Top of Records provided
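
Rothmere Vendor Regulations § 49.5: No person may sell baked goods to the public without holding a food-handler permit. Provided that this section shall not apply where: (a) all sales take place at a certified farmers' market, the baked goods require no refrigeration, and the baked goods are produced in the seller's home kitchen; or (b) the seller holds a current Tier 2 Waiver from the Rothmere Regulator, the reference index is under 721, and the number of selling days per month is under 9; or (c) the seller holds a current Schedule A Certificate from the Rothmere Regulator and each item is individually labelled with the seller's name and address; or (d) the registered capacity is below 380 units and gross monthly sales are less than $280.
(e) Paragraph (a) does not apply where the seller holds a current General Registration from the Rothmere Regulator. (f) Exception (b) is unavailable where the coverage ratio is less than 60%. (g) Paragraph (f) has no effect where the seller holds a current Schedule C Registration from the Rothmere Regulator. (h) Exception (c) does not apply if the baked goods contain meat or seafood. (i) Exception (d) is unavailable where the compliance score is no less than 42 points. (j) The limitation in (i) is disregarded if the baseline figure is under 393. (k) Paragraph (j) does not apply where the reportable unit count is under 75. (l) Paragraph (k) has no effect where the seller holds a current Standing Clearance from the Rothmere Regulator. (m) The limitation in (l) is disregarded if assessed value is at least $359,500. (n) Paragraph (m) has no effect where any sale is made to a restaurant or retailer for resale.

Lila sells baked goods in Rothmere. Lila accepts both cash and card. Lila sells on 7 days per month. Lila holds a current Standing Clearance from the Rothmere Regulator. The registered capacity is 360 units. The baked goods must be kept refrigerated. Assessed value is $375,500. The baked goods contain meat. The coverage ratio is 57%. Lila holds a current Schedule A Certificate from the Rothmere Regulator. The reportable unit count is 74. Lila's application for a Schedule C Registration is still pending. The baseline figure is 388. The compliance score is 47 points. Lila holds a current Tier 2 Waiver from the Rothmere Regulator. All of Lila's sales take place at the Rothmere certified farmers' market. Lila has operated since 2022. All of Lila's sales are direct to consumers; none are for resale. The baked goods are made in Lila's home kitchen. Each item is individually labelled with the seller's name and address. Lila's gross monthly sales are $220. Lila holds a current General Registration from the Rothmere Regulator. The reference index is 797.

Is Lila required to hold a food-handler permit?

Exception (a) requires that the baked goods require no refrigeration; but the baked goods require refrigeration, so (a) is unavailable.
Exception (b) requires that the reference index is under 721; but the reference index is 797, not under 721, so (b) is unavailable.
All of (c)'s requirements are met (a current Schedule A Certificate is held; items are individually labelled). But: (h) operates against (c): the baked goods contain meat. Exception (c) does not apply.
All of (d)'s requirements are met (the registered capacity is 360 units, below the 380 units limit; gross monthly sales are $220, less than the $280 limit). However, paragraphs (i)–(n) must be considered: (i) is triggered — the compliance score is 47 points, meeting the 42 points threshold. (j) would limit (i) — the baseline figure is 388, under the 393 limit — but (k) sets (j) aside: (k) is triggered — the reportable unit count is 74, under the 75 limit. (l) would limit (k) — a current Standing Clearance is held — but (m) sets (l) aside: (m) operates against (l): assessed value is $375,500, meeting the $359,500 threshold. (n) is inapplicable (no sales are for resale), so (m) stands. (d) is therefore removed.
No exception applies. The general rule governs.

Yes — Lila must hold a food-handler permit.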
Bottom of Records provided
# Work required
Note each line of the entries that has "name" in it, and copy those lines.

# Answer section
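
Rothmere Vendor Regulations § 49.5: No person may sell baked goods to the public without holding a food-handler permit. Provided that this section shall not apply where: (a) all sales take place at a certified farmers' market, the baked goods require no refrigeration, and the baked goods are produced in the seller's home kitchen; or (b) the seller holds a current Tier 2 Waiver from the Rothmere Regulator, the reference index is under 721, and the number of selling days per month is under 9; or (c) the seller holds a current Schedule A Certificate from the Rothmere Regulator and each item is individually labelled with the seller's name and address; or (d) the registered capacity is below 380 units and gross monthly sales are less than $280.
Lila sells baked goods in Rothmere. Lila accepts both cash and card. Lila sells on 7 days per month. Lila holds a current Standing Clearance from the Rothmere Regulator. The registered capacity is 360 units. The baked goods must be kept refrigerated. Assessed value is $375,500. The baked goods contain meat. The coverage ratio is 57%. Lila holds a current Schedule A Certificate from the Rothmere Regulator. The reportable unit count is 74. Lila's application for a Schedule C Registration is still pending. The baseline figure is 388. The compliance score is 47 points. Lila holds a current Tier 2 Waiver from the Rothmere Regulator. All of Lila's sales take place at the Rothmere certified farmers' market. Lila has operated since 2022. All of Lila's sales are direct to consumers; none are for resale. The baked goods are made in Lila's home kitchen. Each item is individually labelled with the seller's name and address. Lila's gross monthly sales are $220. Lila holds a current General Registration from the Rothmere Regulator. The reference index is 797.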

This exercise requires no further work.